Problem requirements =
Each record must be repeated exactly. None may be dropped.

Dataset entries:
Segment Open

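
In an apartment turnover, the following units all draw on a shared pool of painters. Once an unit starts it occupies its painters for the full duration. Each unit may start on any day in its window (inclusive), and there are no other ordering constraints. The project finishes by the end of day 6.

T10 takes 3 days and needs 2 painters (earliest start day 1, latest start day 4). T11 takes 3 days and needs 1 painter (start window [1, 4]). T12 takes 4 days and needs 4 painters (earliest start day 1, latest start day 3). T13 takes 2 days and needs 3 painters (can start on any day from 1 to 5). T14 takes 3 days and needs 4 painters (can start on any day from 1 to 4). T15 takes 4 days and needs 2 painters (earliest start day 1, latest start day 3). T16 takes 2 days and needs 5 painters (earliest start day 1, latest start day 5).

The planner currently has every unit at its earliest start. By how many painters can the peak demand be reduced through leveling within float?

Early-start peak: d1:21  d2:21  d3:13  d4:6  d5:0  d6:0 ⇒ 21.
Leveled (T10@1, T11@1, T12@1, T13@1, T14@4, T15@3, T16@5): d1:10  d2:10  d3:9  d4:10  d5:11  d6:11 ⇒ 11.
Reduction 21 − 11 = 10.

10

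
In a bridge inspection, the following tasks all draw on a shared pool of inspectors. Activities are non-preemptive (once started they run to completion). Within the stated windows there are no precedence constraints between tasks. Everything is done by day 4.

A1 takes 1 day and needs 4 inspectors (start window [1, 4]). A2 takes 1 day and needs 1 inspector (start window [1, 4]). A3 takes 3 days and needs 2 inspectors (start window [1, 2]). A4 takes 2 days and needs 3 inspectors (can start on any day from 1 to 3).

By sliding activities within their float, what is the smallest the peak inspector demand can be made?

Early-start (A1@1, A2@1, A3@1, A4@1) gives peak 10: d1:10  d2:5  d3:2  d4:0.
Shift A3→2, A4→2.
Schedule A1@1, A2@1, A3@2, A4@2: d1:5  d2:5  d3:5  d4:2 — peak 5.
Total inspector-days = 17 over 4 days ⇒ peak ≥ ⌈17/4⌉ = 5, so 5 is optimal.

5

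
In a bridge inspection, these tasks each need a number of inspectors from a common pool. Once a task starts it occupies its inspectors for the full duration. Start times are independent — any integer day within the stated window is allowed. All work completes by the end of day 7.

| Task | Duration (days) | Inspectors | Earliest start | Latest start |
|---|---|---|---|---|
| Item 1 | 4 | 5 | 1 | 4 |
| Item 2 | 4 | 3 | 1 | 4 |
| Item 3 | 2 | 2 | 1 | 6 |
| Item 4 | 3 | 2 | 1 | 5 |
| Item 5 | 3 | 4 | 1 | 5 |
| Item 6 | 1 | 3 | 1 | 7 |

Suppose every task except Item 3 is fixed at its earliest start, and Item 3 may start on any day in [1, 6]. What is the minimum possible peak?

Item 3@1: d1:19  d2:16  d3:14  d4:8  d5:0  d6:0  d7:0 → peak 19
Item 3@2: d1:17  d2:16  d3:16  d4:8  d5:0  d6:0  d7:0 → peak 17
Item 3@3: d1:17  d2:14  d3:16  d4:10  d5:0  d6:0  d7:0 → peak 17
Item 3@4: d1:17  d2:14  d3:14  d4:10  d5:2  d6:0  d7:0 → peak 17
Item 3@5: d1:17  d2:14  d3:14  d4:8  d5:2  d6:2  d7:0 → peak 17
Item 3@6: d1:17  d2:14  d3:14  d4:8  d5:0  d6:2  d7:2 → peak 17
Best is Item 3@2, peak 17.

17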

Segment Closed

Written response =
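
In an apartment turnover, the following units all draw on a shared pool of painters. Once an unit starts it occupies its painters for the full duration. Each unit may start on any day in its window (inclusive), and there are no other ordering constraints. The project finishes by the end of day 6.

T10 takes 3 days and needs 2 painters (earliest start day 1, latest start day 4). T11 takes 3 days and needs 1 painter (start window [1, 4]). T12 takes 4 days and needs 4 painters (earliest start day 1, latest start day 3). T13 takes 2 days and needs 3 painters (can start on any day from 1 to 5). T14 takes 3 days and needs 4 painters (can start on any day from 1 to 4). T15 takes 4 days and needs 2 painters (earliest start day 1, latest start day 3). T16 takes 2 days and needs 5 painters (earliest start day 1, latest start day 5).

The planner currently has every unit at its earliest start. By how many painters can the peak demand be reduced through leveling within float?

Early-start peak: d1:21  d2:21  d3:13  d4:6  d5:0  d6:0 ⇒ 21.
Leveled (T10@1, T11@1, T12@1, T13@1, T14@4, T15@3, T16@5): d1:10  d2:10  d3:9  d4:10  d5:11  d6:11 ⇒ 11.
Reduction 21 − 11 = 10.

10

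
In a bridge inspection, the following tasks all draw on a shared pool of inspectors. Activities are non-preemptive (once started they run to completion). Within the stated windows there are no precedence constraints between tasks. Everything is done by day 4.

A1 takes 1 day and needs 4 inspectors (start window [1, 4]). A2 takes 1 day and needs 1 inspector (start window [1, 4]). A3 takes 3 days and needs 2 inspectors (start window [1, 2]). A4 takes 2 days and needs 3 inspectors (can start on any day from 1 to 3).

By sliding activities within their float, what is the smallest the peak inspector demand can be made?

Early-start (A1@1, A2@1, A3@1, A4@1) gives peak 10: d1:10  d2:5  d3:2  d4:0.
Shift A3→2, A4→2.
Schedule A1@1, A2@1, A3@2, A4@2: d1:5  d2:5  d3:5  d4:2 — peak 5.
Total inspector-days = 17 over 4 days ⇒ peak ≥ ⌈17/4⌉ = 5, so 5 is optimal.

5

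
In a bridge inspection, these tasks each need a number of inspectors from a common pool. Once a task starts it occupies its inspectors for the full duration. Start times are independent — any integer day within the stated window is allowed. All work completes by the end of day 7.

| Task | Duration (days) | Inspectors | Earliest start | Latest start |
|---|---|---|---|---|
| Item 1 | 4 | 5 | 1 | 4 |
| Item 2 | 4 | 3 | 1 | 4 |
| Item 3 | 2 | 2 | 1 | 6 |
| Item 4 | 3 | 2 | 1 | 5 |
| Item 5 | 3 | 4 | 1 | 5 |
| Item 6 | 1 | 3 | 1 | 7 |

Suppose every task except Item 3 is fixed at its earliest start, and Item 3 may start on any day in [1, 6]. What is the minimum possible peak?

Item 3@1: d1:19  d2:16  d3:14  d4:8  d5:0  d6:0  d7:0 → peak 19
Item 3@2: d1:17  d2:16  d3:16  d4:8  d5:0  d6:0  d7:0 → peak 17
Item 3@3: d1:17  d2:14  d3:16  d4:10  d5:0  d6:0  d7:0 → peak 17
Item 3@4: d1:17  d2:14  d3:14  d4:10  d5:2  d6:0  d7:0 → peak 17
Item 3@5: d1:17  d2:14  d3:14  d4:8  d5:2  d6:2  d7:0 → peak 17
Item 3@6: d1:17  d2:14  d3:14  d4:8  d5:0  d6:2  d7:2 → peak 17
Best is Item 3@2, peak 17.

17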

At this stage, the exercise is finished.